» PROBLEM STATEMENT
Look through the entries below and extract exactly the lines from the one containing "Compute both integrals" through the one containing "Consider the BVP −u''(x) = f(x) on (0, 7/2)", ends included.

Saved entries:
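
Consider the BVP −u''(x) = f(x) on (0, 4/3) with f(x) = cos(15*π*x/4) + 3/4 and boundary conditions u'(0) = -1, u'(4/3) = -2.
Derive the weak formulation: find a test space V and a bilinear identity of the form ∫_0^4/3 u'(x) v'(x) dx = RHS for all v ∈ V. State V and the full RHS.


V = H^1(0, 4/3) (v unrestricted at boundary; u is determined up to an additive constant); weak form: ∫_0^4/3 u'v' dx = ∫_0^4/3 (cos(15*π*x/4) + 3/4) v dx − 2·v(4/3) + v(0) for all v ∈ V.

Multiply both sides by a test function v and integrate from 0 to 4/3:
  ∫_0^4/3 −u''(x) v(x) dx = ∫_0^4/3 f(x) v(x) dx.
Integrate the LHS by parts once:
  ∫_0^4/3 −u'' v dx = −[u'(x) v(x)]_0^4/3 + ∫_0^4/3 u'(x) v'(x) dx.
Thus ∫_0^4/3 u'(x) v'(x) dx = ∫_0^4/3 f(x) v(x) dx + [u'(x) v(x)]_0^4/3.
Choose V so that boundary terms are either known or forced to vanish.
u has inhomogeneous Neumann u'(0) = -1, u'(4/3) = -2. [u' v]_0^4/3 = (-2)·v(4/3) − (-1)·v(0) = − 2·v(4/3) + v(0). Take V = H^1(0, 4/3); boundary term becomes part of RHS.
Weak formulation: find u (satisfying any essential BC) such that ∫_0^4/3 u'(x) v'(x) dx = ∫_0^4/3 f v dx − 2·v(4/3) + v(0) for all v ∈ V (Neumann data are natural BCs: they enter the RHS as boundary terms).
Substituting f(x) = cos(15*π*x/4) + 3/4, the right-hand side is ∫_0^4/3 (cos(15*π*x/4) + 3/4) v dx − 2·v(4/3) + v(0).
Compatibility check (pure Neumann): taking v ≡ 1 ∈ V gives 0 = ∫_0^4/3 f dx + (-2) − (-1), i.e. ∫_0^4/3 f dx must equal u'(0) − u'(4/3) = 1. Indeed ∫_0^4/3 (cos(15*π*x/4) + 3/4) dx = 1, so the data are compatible. The solution is then unique only up to an additive constant (fix it e.g. by requiring ∫_0^4/3 u dx = 0).


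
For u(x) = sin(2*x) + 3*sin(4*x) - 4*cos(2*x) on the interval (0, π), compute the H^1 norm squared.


||u||_{H^1(0,π)}^2 = 119*π

u'(x) = 8*sin(2*x) + 2*cos(2*x) + 12*cos(4*x).
Expand u² and (u')² and integrate term by term on (0, π), using: for integers n ≥ 1, ∫_0^π sin²(nx) dx = ∫_0^π cos²(nx) dx = π/2; for n ≠ n', ∫_0^π sin(nx)sin(n'x) dx = ∫_0^π cos(nx)cos(n'x) dx = 0; and by product-to-sum, ∫_0^π sin(nx)cos(n'x) dx = ½∫_0^π [sin((n+n')x) + sin((n−n')x)] dx, which is 0 when n+n' is even and 2n/(n²−n'²) when n+n' is odd (it need not vanish on (0, π)).
  u² squared terms: (-4)²·∫cos(2x)² dx = 16·π/2 = 8*π;  (3)²·∫sin(4x)² dx = 9·π/2 = 9*π/2;  (1)²·∫sin(2x)² dx = 1·π/2 = π/2.
  u² cross terms: 2·(-4)·(3)·∫cos(2x)·sin(4x) dx = -24·(0) = 0;  2·(-4)·(1)·∫cos(2x)·sin(2x) dx = -8·(0) = 0;  2·(3)·(1)·∫sin(4x)·sin(2x) dx = 6·(0) = 0.
  So ∫_0^π u² dx = 8*π + 9*π/2 + π/2 + 0 + 0 + 0 = 13*π.
  (u')² squared terms: (2)²·∫cos(2x)² dx = 4·π/2 = 2*π;  (8)²·∫sin(2x)² dx = 64·π/2 = 32*π;  (12)²·∫cos(4x)² dx = 144·π/2 = 72*π.
  (u')² cross terms: 2·(2)·(8)·∫cos(2x)·sin(2x) dx = 32·(0) = 0;  2·(2)·(12)·∫cos(2x)·cos(4x) dx = 48·(0) = 0;  2·(8)·(12)·∫sin(2x)·cos(4x) dx = 192·(0) = 0.
  So ∫_0^π (u')² dx = 2*π + 32*π + 72*π + 0 + 0 + 0 = 106*π.
||u||_{H^1}^2 = (13*π) + (106*π) = 119*π.


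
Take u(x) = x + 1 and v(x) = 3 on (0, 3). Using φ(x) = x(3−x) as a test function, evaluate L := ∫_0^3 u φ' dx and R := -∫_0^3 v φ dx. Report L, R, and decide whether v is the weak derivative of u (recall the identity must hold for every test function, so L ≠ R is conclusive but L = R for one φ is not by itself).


LHS = -9/2, RHS = -27/2. No, v is not the weak derivative of u.

u(x) = x + 1, classical derivative u'(x) = 1.
φ(x) = x(3−x), so φ'(x) = 3 - 2*x.
Note φ(0) = φ(3) = 0, so the boundary term u·φ vanishes.
LHS = ∫_0^3 u(x) φ'(x) dx = ∫_0^3 (-2*x^2 + x + 3) dx. Term by term:
  ∫_0^3 -2*x^2 dx = -18;  ∫_0^3 x dx = 9/2;  ∫_0^3 3 dx = 9.
Sum: -18 + 9/2 + 9 = -9/2.
So LHS = -9/2.
∫_0^3 v(x) φ(x) dx = ∫_0^3 (-3*x^2 + 9*x) dx. Term by term:
  ∫_0^3 -3*x^2 dx = -27;  ∫_0^3 9*x dx = 81/2.
Sum: -27 + 81/2 = 27/2.
So RHS = -∫_0^3 v(x) φ(x) dx = -27/2.
LHS − RHS = 9 ≠ 0, so the identity fails.
(For a valid weak derivative the identity must hold for EVERY test function, in particular this one. The failure shows v is NOT the weak derivative of u.)
Correct weak derivative would be u'(x) = 1.


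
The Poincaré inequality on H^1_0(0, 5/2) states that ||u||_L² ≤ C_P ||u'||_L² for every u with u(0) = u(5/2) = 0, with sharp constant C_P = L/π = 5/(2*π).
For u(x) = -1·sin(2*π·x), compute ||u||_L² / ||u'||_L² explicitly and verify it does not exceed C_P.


||u||_L² / ||u'||_L² = 1/(2*π) < C_P = 5/(2*π).

u(x) = -1·sin(2*π·x), so u'(x) = -2*π*cos(2*π*x).
Writing u(x) = A·sin(kπx/L) with A = -1 and k = 5, use ∫_0^L sin²(kπx/L) dx = L/2 and ∫_0^L cos²(kπx/L) dx = L/2.
u² = 1·sin²(2*π·x) and (u')² = 4*π^2·cos²(2*π·x), and each of sin², cos² integrates to L/2 = 5/4 over (0, 5/2).
∫_0^5/2 u² dx = 5/4, so ||u||_L² = sqrt(5)/2.
∫_0^5/2 (u')² dx = 5*π^2, so ||u'||_L² = sqrt(5)*π.
Ratio ||u||_L² / ||u'||_L² = 1/(2*π).
Sharp Poincaré constant on H^1_0(0, 5/2) is C_P = L/π = 5/(2*π), achieved by sin(2*π/5·x).
This is the k = 5 harmonic; the ratio L/(kπ) is strictly less than C_P = L/π, consistent with the sharp inequality ||u||_L² ≤ C_P ||u'||_L².


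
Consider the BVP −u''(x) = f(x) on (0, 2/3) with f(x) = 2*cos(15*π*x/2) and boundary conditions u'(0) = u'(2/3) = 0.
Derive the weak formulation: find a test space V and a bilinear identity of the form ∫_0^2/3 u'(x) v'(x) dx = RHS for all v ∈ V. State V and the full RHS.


V = H^1(0, 2/3) (no boundary constraint on v; u is determined up to an additive constant); weak form: ∫_0^2/3 u'v' dx = ∫_0^2/3 (2*cos(15*π*x/2)) v dx for all v ∈ V.

Multiply both sides by a test function v and integrate from 0 to 2/3:
  ∫_0^2/3 −u''(x) v(x) dx = ∫_0^2/3 f(x) v(x) dx.
Integrate the LHS by parts once:
  ∫_0^2/3 −u'' v dx = −[u'(x) v(x)]_0^2/3 + ∫_0^2/3 u'(x) v'(x) dx.
Thus ∫_0^2/3 u'(x) v'(x) dx = ∫_0^2/3 f(x) v(x) dx + [u'(x) v(x)]_0^2/3.
Choose V so that boundary terms are either known or forced to vanish.
u has homogeneous Neumann: u'(0) = u'(2/3) = 0. So [u' v]_0^2/3 = 0·v(2/3) − 0·v(0) = 0 for any v; take V = H^1(0, 2/3).
Weak formulation: find u (satisfying any essential BC) such that ∫_0^2/3 u'(x) v'(x) dx = ∫_0^2/3 f v dx for all v ∈ V (homogeneous Neumann, so boundary terms vanish).
Substituting f(x) = 2*cos(15*π*x/2), the right-hand side is ∫_0^2/3 (2*cos(15*π*x/2)) v dx.
Compatibility check (pure Neumann): taking v ≡ 1 ∈ V gives 0 = ∫_0^2/3 f dx + (0) − (0), i.e. ∫_0^2/3 f dx must equal u'(0) − u'(2/3) = 0. Indeed ∫_0^2/3 (2*cos(15*π*x/2)) dx = 0, so the data are compatible. The solution is then unique only up to an additive constant (fix it e.g. by requiring ∫_0^2/3 u dx = 0).


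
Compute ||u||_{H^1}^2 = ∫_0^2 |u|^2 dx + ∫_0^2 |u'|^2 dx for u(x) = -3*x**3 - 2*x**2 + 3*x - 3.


||u||_{H^1}^2 = 98704/105

The H^1 norm (squared) on an interval (0, L) is
  ||u||_{H^1}^2 = ∫_0^L u(x)^2 dx + ∫_0^L u'(x)^2 dx.
Compute u'(x) = -9*x**2 - 4*x + 3.
Then u(x)^2 = 9*x**6 + 12*x**5 - 14*x**4 + 6*x**3 + 21*x**2 - 18*x + 9 and u'(x)^2 = 81*x**4 + 72*x**3 - 38*x**2 - 24*x + 9.
Integrate each monomial from 0 to 2 using ∫_0^2 c·x^n dx = c·2^(n+1)/(n+1):
  ∫_0^2 u(x)^2 dx = ∫_0^2 (9*x^6 + 12*x^5 - 14*x^4 + 6*x^3 + 21*x^2 - 18*x + 9) dx. Term by term:
    ∫_0^2 9*x^6 dx = 1152/7;  ∫_0^2 12*x^5 dx = 128;  ∫_0^2 -14*x^4 dx = -448/5;
    ∫_0^2 6*x^3 dx = 24;  ∫_0^2 21*x^2 dx = 56;  ∫_0^2 -18*x dx = -36;
    ∫_0^2 9 dx = 18.
  Sum: 1152/7 + 128 − 448/5 + 24 + 56 − 36 + 18 = 9274/35.
  ∫_0^2 u'(x)^2 dx = ∫_0^2 (81*x^4 + 72*x^3 - 38*x^2 - 24*x + 9) dx. Term by term:
    ∫_0^2 81*x^4 dx = 2592/5;  ∫_0^2 72*x^3 dx = 288;  ∫_0^2 -38*x^2 dx = -304/3;
    ∫_0^2 -24*x dx = -48;  ∫_0^2 9 dx = 18.
  Sum: 2592/5 + 288 − 304/3 − 48 + 18 = 10126/15.
Adding: ||u||_{H^1}^2 = 9274/35 + 10126/15 = 98704/105.


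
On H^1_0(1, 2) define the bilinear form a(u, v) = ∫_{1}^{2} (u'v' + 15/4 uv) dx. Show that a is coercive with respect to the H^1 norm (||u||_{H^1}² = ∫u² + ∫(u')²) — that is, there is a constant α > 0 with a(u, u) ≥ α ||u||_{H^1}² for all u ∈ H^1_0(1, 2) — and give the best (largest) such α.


α = 1

Coercivity of a(·,·) on H^1_0(1, 2) means a(u, u) ≥ α ||u||_{H^1}² for every u ∈ H^1_0.
The interval has length L = 1, and Poincaré/coercivity depend only on L. Here a(u, u) = ∫(u')² + (15/4)·∫u².
Here c = 15/4 ≥ 1, so a(u,u) = ∫(u')² + c∫u² ≥ ∫(u')² + ∫u² = ||u||_{H^1}², i.e. α = 1 works. No larger α is possible: a(u,u) ≥ α||u||_{H^1}² means (1−α)∫(u')² ≥ (α−c)∫u², and for the modes u_n = sin(nπ(x−x₀)/L) (x₀ the left endpoint) one has ∫u_n²/∫(u_n')² = (L/(nπ))² → 0, so a(u_n,u_n)/||u_n||_{H^1}² → 1. Hence the optimal constant is α = 1.
Therefore α = 1.


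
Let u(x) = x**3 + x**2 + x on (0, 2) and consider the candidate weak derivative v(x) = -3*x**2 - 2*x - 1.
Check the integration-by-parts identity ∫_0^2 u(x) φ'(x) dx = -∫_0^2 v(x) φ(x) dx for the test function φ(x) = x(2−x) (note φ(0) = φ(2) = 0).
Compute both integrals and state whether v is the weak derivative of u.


LHS = -44/5, RHS = 44/5. No, v is not the weak derivative of u.

u(x) = x**3 + x**2 + x, classical derivative u'(x) = 3*x**2 + 2*x + 1.
φ(x) = x(2−x), so φ'(x) = 2 - 2*x.
Note φ(0) = φ(2) = 0, so the boundary term u·φ vanishes.
LHS = ∫_0^2 u(x) φ'(x) dx = ∫_0^2 (-2*x^4 + 2*x) dx. Term by term:
  ∫_0^2 -2*x^4 dx = -64/5;  ∫_0^2 2*x dx = 4.
Sum: -64/5 + 4 = -44/5.
So LHS = -44/5.
∫_0^2 v(x) φ(x) dx = ∫_0^2 (3*x^4 - 4*x^3 - 3*x^2 - 2*x) dx. Term by term:
  ∫_0^2 3*x^4 dx = 96/5;  ∫_0^2 -4*x^3 dx = -16;  ∫_0^2 -3*x^2 dx = -8;
  ∫_0^2 -2*x dx = -4.
Sum: 96/5 − 16 − 8 − 4 = -44/5.
So RHS = -∫_0^2 v(x) φ(x) dx = 44/5.
LHS − RHS = -88/5 ≠ 0, so the identity fails.
(For a valid weak derivative the identity must hold for EVERY test function, in particular this one. The failure shows v is NOT the weak derivative of u.)
Correct weak derivative would be u'(x) = 3*x**2 + 2*x + 1.


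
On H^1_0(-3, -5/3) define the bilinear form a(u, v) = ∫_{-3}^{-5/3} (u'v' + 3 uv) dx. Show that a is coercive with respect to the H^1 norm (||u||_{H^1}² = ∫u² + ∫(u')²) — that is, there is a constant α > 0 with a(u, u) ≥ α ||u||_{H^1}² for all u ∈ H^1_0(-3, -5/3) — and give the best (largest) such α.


α = 1

Coercivity of a(·,·) on H^1_0(-3, -5/3) means a(u, u) ≥ α ||u||_{H^1}² for every u ∈ H^1_0.
The interval has length L = 4/3, and Poincaré/coercivity depend only on L. Here a(u, u) = ∫(u')² + (3)·∫u².
Here c = 3 ≥ 1, so a(u,u) = ∫(u')² + c∫u² ≥ ∫(u')² + ∫u² = ||u||_{H^1}², i.e. α = 1 works. No larger α is possible: a(u,u) ≥ α||u||_{H^1}² means (1−α)∫(u')² ≥ (α−c)∫u², and for the modes u_n = sin(nπ(x−x₀)/L) (x₀ the left endpoint) one has ∫u_n²/∫(u_n')² = (L/(nπ))² → 0, so a(u_n,u_n)/||u_n||_{H^1}² → 1. Hence the optimal constant is α = 1.
Therefore α = 1.


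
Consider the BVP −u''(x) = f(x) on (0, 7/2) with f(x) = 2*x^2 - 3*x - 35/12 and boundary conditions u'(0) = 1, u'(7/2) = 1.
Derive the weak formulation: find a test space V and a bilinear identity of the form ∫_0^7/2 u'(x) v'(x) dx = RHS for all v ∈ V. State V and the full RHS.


V = H^1(0, 7/2) (v unrestricted at boundary; u is determined up to an additive constant); weak form: ∫_0^7/2 u'v' dx = ∫_0^7/2 (2*x^2 - 3*x - 35/12) v dx + v(7/2) − v(0) for all v ∈ V.

Multiply both sides by a test function v and integrate from 0 to 7/2:
  ∫_0^7/2 −u''(x) v(x) dx = ∫_0^7/2 f(x) v(x) dx.
Integrate the LHS by parts once:
  ∫_0^7/2 −u'' v dx = −[u'(x) v(x)]_0^7/2 + ∫_0^7/2 u'(x) v'(x) dx.
Thus ∫_0^7/2 u'(x) v'(x) dx = ∫_0^7/2 f(x) v(x) dx + [u'(x) v(x)]_0^7/2.
Choose V so that boundary terms are either known or forced to vanish.
u has inhomogeneous Neumann u'(0) = 1, u'(7/2) = 1. [u' v]_0^7/2 = (1)·v(7/2) − (1)·v(0) = v(7/2) − v(0). Take V = H^1(0, 7/2); boundary term becomes part of RHS.
Weak formulation: find u (satisfying any essential BC) such that ∫_0^7/2 u'(x) v'(x) dx = ∫_0^7/2 f v dx + v(7/2) − v(0) for all v ∈ V (Neumann data are natural BCs: they enter the RHS as boundary terms).
Substituting f(x) = 2*x^2 - 3*x - 35/12, the right-hand side is ∫_0^7/2 (2*x^2 - 3*x - 35/12) v dx + v(7/2) − v(0).
Compatibility check (pure Neumann): taking v ≡ 1 ∈ V gives 0 = ∫_0^7/2 f dx + (1) − (1), i.e. ∫_0^7/2 f dx must equal u'(0) − u'(7/2) = 0. Indeed ∫_0^7/2 (2*x^2 - 3*x - 35/12) dx = 0, so the data are compatible. The solution is then unique only up to an additive constant (fix it e.g. by requiring ∫_0^7/2 u dx = 0).


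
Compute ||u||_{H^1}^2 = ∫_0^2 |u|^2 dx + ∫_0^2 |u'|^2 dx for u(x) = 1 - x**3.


||u||_{H^1}^2 = 2446/35

The H^1 norm (squared) on an interval (0, L) is
  ||u||_{H^1}^2 = ∫_0^L u(x)^2 dx + ∫_0^L u'(x)^2 dx.
Compute u'(x) = -3*x**2.
Then u(x)^2 = x**6 - 2*x**3 + 1 and u'(x)^2 = 9*x**4.
Integrate each monomial from 0 to 2 using ∫_0^2 c·x^n dx = c·2^(n+1)/(n+1):
  ∫_0^2 u(x)^2 dx = ∫_0^2 (x^6 - 2*x^3 + 1) dx. Term by term:
    ∫_0^2 x^6 dx = 128/7;  ∫_0^2 -2*x^3 dx = -8;  ∫_0^2 1 dx = 2.
  Sum: 128/7 − 8 + 2 = 86/7.
  ∫_0^2 u'(x)^2 dx = ∫_0^2 (9*x^4) dx. Term by term:
    ∫_0^2 9*x^4 dx = 288/5.
Adding: ||u||_{H^1}^2 = 86/7 + 288/5 = 2446/35.


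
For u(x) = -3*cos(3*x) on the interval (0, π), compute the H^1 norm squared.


||u||_{H^1(0,π)}^2 = 45*π

u'(x) = 9*sin(3*x).
Expand u² and (u')² and integrate term by term on (0, π), using: for integers n ≥ 1, ∫_0^π sin²(nx) dx = ∫_0^π cos²(nx) dx = π/2; for n ≠ n', ∫_0^π sin(nx)sin(n'x) dx = ∫_0^π cos(nx)cos(n'x) dx = 0; and by product-to-sum, ∫_0^π sin(nx)cos(n'x) dx = ½∫_0^π [sin((n+n')x) + sin((n−n')x)] dx, which is 0 when n+n' is even and 2n/(n²−n'²) when n+n' is odd (it need not vanish on (0, π)).
  u² squared terms: (-3)²·∫cos(3x)² dx = 9·π/2 = 9*π/2.
  So ∫_0^π u² dx = 9*π/2.
  (u')² squared terms: (9)²·∫sin(3x)² dx = 81·π/2 = 81*π/2.
  So ∫_0^π (u')² dx = 81*π/2.
||u||_{H^1}^2 = (9*π/2) + (81*π/2) = 45*π.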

» TASK RESULT
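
Compute both integrals and state whether v is the weak derivative of u.


LHS = -44/5, RHS = 44/5. No, v is not the weak derivative of u.

u(x) = x**3 + x**2 + x, classical derivative u'(x) = 3*x**2 + 2*x + 1.
φ(x) = x(2−x), so φ'(x) = 2 - 2*x.
Note φ(0) = φ(2) = 0, so the boundary term u·φ vanishes.
LHS = ∫_0^2 u(x) φ'(x) dx = ∫_0^2 (-2*x^4 + 2*x) dx. Term by term:
  ∫_0^2 -2*x^4 dx = -64/5;  ∫_0^2 2*x dx = 4.
Sum: -64/5 + 4 = -44/5.
So LHS = -44/5.
∫_0^2 v(x) φ(x) dx = ∫_0^2 (3*x^4 - 4*x^3 - 3*x^2 - 2*x) dx. Term by term:
  ∫_0^2 3*x^4 dx = 96/5;  ∫_0^2 -4*x^3 dx = -16;  ∫_0^2 -3*x^2 dx = -8;
  ∫_0^2 -2*x dx = -4.
Sum: 96/5 − 16 − 8 − 4 = -44/5.
So RHS = -∫_0^2 v(x) φ(x) dx = 44/5.
LHS − RHS = -88/5 ≠ 0, so the identity fails.
(For a valid weak derivative the identity must hold for EVERY test function, in particular this one. The failure shows v is NOT the weak derivative of u.)
Correct weak derivative would be u'(x) = 3*x**2 + 2*x + 1.


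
On H^1_0(-3, -5/3) define the bilinear form a(u, v) = ∫_{-3}^{-5/3} (u'v' + 3 uv) dx. Show that a is coercive with respect to the H^1 norm (||u||_{H^1}² = ∫u² + ∫(u')²) — that is, there is a constant α > 0 with a(u, u) ≥ α ||u||_{H^1}² for all u ∈ H^1_0(-3, -5/3) — and give the best (largest) such α.


α = 1

Coercivity of a(·,·) on H^1_0(-3, -5/3) means a(u, u) ≥ α ||u||_{H^1}² for every u ∈ H^1_0.
The interval has length L = 4/3, and Poincaré/coercivity depend only on L. Here a(u, u) = ∫(u')² + (3)·∫u².
Here c = 3 ≥ 1, so a(u,u) = ∫(u')² + c∫u² ≥ ∫(u')² + ∫u² = ||u||_{H^1}², i.e. α = 1 works. No larger α is possible: a(u,u) ≥ α||u||_{H^1}² means (1−α)∫(u')² ≥ (α−c)∫u², and for the modes u_n = sin(nπ(x−x₀)/L) (x₀ the left endpoint) one has ∫u_n²/∫(u_n')² = (L/(nπ))² → 0, so a(u_n,u_n)/||u_n||_{H^1}² → 1. Hence the optimal constant is α = 1.
Therefore α = 1.


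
Consider the BVP −u''(x) = f(x) on (0, 7/2) with f(x) = 2*x^2 - 3*x - 35/12 and boundary conditions u'(0) = 1, u'(7/2) = 1.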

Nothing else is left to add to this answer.